**WORK INSTRUCTION:**
Type out each entry exactly.

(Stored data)
· · · · · · ·

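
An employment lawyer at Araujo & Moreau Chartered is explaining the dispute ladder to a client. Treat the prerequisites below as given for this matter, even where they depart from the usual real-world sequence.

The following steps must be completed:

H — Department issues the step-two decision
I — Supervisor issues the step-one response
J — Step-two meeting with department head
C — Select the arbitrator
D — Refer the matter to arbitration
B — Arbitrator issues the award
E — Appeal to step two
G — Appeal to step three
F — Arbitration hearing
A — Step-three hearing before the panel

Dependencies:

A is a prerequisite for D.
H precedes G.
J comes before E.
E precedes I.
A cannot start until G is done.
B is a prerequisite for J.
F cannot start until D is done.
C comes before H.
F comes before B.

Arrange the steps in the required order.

C H G A D F B J E I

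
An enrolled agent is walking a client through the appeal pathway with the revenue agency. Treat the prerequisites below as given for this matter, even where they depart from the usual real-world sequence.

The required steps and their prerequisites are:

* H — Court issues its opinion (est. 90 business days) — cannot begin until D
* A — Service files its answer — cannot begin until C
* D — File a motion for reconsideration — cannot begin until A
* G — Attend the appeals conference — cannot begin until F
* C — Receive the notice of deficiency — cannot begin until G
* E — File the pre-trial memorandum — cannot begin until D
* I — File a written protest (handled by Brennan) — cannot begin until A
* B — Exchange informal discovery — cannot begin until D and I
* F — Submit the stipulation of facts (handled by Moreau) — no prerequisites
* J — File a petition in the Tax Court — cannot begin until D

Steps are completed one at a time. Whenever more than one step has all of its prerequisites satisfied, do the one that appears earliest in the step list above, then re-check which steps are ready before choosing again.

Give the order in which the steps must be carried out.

F, G, C, A, D, H, E, I, B, J

F is the only step with nothing outstanding, so it goes first.
That leaves G as the only ready step → G.
That leaves C as the only ready step → C.
A is the only step now ready → A.
Now D and I have their prerequisites met. D is listed earlier, so D next.
H, E and J now also ready, so the ready set is {H, E, I, J}; H is listed earlier → H.
Ready: E, I and J. E is listed earlier → E.
I and J are both available; I is listed earlier → I.
B now also ready, so the ready set is {B, J}; B is listed earlier → B.
J is the only step now ready → J.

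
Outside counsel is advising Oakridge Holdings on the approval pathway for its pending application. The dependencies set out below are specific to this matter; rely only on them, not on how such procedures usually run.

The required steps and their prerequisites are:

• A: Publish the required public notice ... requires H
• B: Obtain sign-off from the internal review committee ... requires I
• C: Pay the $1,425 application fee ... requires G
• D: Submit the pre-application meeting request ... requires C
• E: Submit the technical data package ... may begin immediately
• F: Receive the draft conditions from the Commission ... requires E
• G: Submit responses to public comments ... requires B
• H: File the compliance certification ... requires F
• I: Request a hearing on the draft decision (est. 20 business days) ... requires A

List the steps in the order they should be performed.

E, F, H, A, I, B, G, C, D

E is the only step with nothing outstanding, so it goes first.
F is the only step now ready → F.
That leaves H as the only ready step → H.
A needed H, now all done → A.
Next only I has its prerequisites met → I.
That leaves B as the only ready step → B.
G is the only step now ready → G.
C is the only step now ready → C.
D needed C, now all done → D.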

· · · · · · ·

**WRITTEN ANSWER:**
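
An employment lawyer at Araujo & Moreau Chartered is explaining the dispute ladder to a client. Treat the prerequisites below as given for this matter, even where they depart from the usual real-world sequence.

The following steps must be completed:

H — Department issues the step-two decision
I — Supervisor issues the step-one response
J — Step-two meeting with department head
C — Select the arbitrator
D — Refer the matter to arbitration
B — Arbitrator issues the award
E — Appeal to step two
G — Appeal to step three
F — Arbitration hearing
A — Step-three hearing before the panel

Dependencies:

A is a prerequisite for D.
H precedes G.
J comes before E.
E precedes I.
A cannot start until G is done.
B is a prerequisite for J.
F cannot start until D is done.
C comes before H.
F comes before B.

Arrange the steps in the required order.

C H G A D F B J E I

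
An enrolled agent is walking a client through the appeal pathway with the revenue agency. Treat the prerequisites below as given for this matter, even where they depart from the usual real-world sequence.

The required steps and their prerequisites are:

* H — Court issues its opinion (est. 90 business days) — cannot begin until D
* A — Service files its answer — cannot begin until C
* D — File a motion for reconsideration — cannot begin until A
* G — Attend the appeals conference — cannot begin until F
* C — Receive the notice of deficiency — cannot begin until G
* E — File the pre-trial memorandum — cannot begin until D
* I — File a written protest (handled by Brennan) — cannot begin until A
* B — Exchange informal discovery — cannot begin until D and I
* F — Submit the stipulation of facts (handled by Moreau) — no prerequisites
* J — File a petition in the Tax Court — cannot begin until D

Steps are completed one at a time. Whenever more than one step has all of its prerequisites satisfied, do the one that appears earliest in the step list above, then re-check which steps are ready before choosing again.

Give the order in which the steps must be carried out.

F, G, C, A, D, H, E, I, B, J

F is the only step with nothing outstanding, so it goes first.
That leaves G as the only ready step → G.
That leaves C as the only ready step → C.
A is the only step now ready → A.
Now D and I have their prerequisites met. D is listed earlier, so D next.
H, E and J now also ready, so the ready set is {H, E, I, J}; H is listed earlier → H.
Ready: E, I and J. E is listed earlier → E.
I and J are both available; I is listed earlier → I.
B now also ready, so the ready set is {B, J}; B is listed earlier → B.
J is the only step now ready → J.

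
Outside counsel is advising Oakridge Holdings on the approval pathway for its pending application. The dependencies set out below are specific to this matter; rely only on them, not on how such procedures usually run.

The required steps and their prerequisites are:

• A: Publish the required public notice ... requires H
• B: Obtain sign-off from the internal review committee ... requires I
• C: Pay the $1,425 application fee ... requires G
• D: Submit the pre-application meeting request ... requires C
• E: Submit the technical data package ... may begin immediately
• F: Receive the draft conditions from the Commission ... requires E
• G: Submit responses to public comments ... requires B
• H: File the compliance certification ... requires F
• I: Request a hearing on the draft decision (est. 20 business days) ... requires A

List the steps in the order they should be performed.

E, F, H, A, I, B, G, C, D

E is the only step with nothing outstanding, so it goes first.
F is the only step now ready → F.
That leaves H as the only ready step → H.
A needed H, now all done → A.
Next only I has its prerequisites met → I.
That leaves B as the only ready step → B.
G is the only step now ready → G.
C is the only step now ready → C.
D needed C, now all done → D.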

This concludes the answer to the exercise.